● **GIVEN DATA**:

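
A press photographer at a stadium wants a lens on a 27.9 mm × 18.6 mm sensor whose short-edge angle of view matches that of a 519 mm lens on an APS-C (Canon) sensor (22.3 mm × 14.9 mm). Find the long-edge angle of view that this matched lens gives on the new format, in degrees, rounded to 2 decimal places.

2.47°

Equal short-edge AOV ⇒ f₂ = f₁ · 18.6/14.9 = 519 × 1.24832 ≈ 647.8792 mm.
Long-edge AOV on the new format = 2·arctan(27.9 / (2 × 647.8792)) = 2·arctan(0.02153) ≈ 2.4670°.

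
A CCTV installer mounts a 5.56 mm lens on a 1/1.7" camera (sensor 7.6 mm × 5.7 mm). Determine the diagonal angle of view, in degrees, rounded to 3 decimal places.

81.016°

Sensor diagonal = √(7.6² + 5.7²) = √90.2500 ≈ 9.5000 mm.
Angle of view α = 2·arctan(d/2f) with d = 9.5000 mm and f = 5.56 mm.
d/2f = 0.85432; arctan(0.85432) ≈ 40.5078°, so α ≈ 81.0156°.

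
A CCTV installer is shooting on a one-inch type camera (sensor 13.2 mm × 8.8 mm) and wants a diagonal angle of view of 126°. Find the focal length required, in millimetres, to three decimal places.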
...
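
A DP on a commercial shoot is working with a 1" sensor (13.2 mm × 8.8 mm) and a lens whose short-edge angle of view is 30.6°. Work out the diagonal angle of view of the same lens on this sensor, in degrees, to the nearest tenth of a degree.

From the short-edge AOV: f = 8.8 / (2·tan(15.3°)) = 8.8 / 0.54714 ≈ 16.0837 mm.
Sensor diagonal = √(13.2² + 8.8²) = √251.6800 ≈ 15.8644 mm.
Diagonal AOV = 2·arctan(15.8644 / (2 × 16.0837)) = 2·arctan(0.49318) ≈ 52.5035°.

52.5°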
==
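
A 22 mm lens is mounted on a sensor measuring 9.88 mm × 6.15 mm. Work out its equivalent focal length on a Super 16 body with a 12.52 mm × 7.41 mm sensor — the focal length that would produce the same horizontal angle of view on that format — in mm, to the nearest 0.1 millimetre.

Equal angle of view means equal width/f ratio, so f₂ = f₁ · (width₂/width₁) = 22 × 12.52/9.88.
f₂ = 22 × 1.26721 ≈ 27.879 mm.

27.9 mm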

● **TASK**: Reproduce exactly, and with no other material, the lines between those holding "A CCTV installer mounts" and "A CCTV installer is", inclusive.

● **EXERCISE RESULT**:
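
A CCTV installer mounts a 5.56 mm lens on a 1/1.7" camera (sensor 7.6 mm × 5.7 mm). Determine the diagonal angle of view, in degrees, rounded to 3 decimal places.

81.016°

Sensor diagonal = √(7.6² + 5.7²) = √90.2500 ≈ 9.5000 mm.
Angle of view α = 2·arctan(d/2f) with d = 9.5000 mm and f = 5.56 mm.
d/2f = 0.85432; arctan(0.85432) ≈ 40.5078°, so α ≈ 81.0156°.

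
A CCTV installer is shooting on a one-inch type camera (sensor 13.2 mm × 8.8 mm) and wants a diagonal angle of view of 126°. Find the focal length required, in millimetres, to three decimal places.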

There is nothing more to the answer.